### [Prompt]
Extract every line starting at the line that contains "What is the" and ending with the final line of the data, inclusive; give only those lines, word for word.

### [The input]
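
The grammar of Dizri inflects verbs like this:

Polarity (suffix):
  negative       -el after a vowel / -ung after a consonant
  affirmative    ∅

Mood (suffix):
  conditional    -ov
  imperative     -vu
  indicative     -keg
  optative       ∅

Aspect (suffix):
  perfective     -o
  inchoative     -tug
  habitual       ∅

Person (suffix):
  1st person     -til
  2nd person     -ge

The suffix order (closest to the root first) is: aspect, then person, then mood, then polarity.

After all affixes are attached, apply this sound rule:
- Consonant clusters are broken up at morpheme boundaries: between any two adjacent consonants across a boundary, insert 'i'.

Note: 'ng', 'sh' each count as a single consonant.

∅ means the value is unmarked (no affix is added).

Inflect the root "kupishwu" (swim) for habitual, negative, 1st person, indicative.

aspect = habitual: zero marking, form stays kupishwu.
Attach person 1st person -til → kupishwutil.
Attach mood indicative -keg → kupishwutilkeg.
Attach polarity negative -ung (after consonant 'g') → kupishwutilkegung.
Apply epenthesis: kupishwutilkegung → kupishwutilikegung.

kupishwutilikegung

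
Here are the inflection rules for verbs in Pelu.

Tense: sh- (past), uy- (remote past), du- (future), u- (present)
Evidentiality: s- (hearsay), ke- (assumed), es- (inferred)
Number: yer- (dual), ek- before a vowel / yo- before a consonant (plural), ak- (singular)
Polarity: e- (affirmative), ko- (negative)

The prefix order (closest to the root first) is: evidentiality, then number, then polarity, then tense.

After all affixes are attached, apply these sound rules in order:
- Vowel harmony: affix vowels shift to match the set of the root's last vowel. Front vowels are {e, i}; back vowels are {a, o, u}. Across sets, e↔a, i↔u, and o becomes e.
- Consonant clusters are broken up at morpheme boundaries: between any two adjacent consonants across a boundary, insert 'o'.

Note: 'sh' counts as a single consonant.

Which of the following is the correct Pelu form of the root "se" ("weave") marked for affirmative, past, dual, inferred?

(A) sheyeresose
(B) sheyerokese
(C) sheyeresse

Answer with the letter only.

A

Attach evidentiality inferred es- → esse.
Attach number dual yer- → yeresse.
Attach polarity affirmative e- → eyeresse.
Attach tense past sh- → sheyeresse.
Vowel harmony: no change.
Apply epenthesis: sheyeresse → sheyeresose.
So the correct form is sheyeresose, option (A).
(B) sheyerokese is wrong: it uses assumed instead of inferred for evidentiality.
(C) sheyeresse is wrong: it fails to apply the sound rule(s).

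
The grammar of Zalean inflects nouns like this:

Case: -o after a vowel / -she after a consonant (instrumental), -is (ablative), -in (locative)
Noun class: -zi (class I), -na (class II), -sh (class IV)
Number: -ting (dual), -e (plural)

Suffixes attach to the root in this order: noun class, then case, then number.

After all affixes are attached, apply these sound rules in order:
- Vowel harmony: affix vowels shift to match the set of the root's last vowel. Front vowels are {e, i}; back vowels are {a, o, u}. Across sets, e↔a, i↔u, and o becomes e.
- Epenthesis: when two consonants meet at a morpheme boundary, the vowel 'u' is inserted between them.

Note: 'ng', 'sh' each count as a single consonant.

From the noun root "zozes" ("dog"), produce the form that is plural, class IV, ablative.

Attach noun class class IV -sh → zozessh.
Attach case ablative -is → zozesshis.
Attach number plural -e → zozesshise.
Vowel harmony: no change.
Apply epenthesis: zozesshise → zozesushise.

zozesushise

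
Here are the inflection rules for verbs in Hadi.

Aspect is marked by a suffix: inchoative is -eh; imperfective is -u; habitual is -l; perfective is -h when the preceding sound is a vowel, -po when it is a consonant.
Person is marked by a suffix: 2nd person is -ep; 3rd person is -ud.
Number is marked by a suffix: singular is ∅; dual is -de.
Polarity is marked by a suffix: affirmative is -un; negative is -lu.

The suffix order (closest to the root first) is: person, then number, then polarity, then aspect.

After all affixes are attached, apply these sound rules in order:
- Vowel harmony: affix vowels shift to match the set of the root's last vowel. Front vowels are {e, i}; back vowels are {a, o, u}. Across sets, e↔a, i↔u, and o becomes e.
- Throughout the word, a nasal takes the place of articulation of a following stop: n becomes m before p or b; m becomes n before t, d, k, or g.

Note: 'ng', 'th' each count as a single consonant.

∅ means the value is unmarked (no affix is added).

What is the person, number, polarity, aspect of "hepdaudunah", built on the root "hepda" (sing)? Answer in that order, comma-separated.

Segment: hepda-ud-un-eh.
person: -ud → 3rd person.
number: ∅ → singular.
polarity: -un → affirmative.
aspect: -eh → inchoative.

3rd person, singular, affirmative, inchoative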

### [Task output]
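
What is the person, number, polarity, aspect of "hepdaudunah", built on the root "hepda" (sing)? Answer in that order, comma-separated.

Segment: hepda-ud-un-eh.
person: -ud → 3rd person.
number: ∅ → singular.
polarity: -un → affirmative.
aspect: -eh → inchoative.

3rd person, singular, affirmative, inchoative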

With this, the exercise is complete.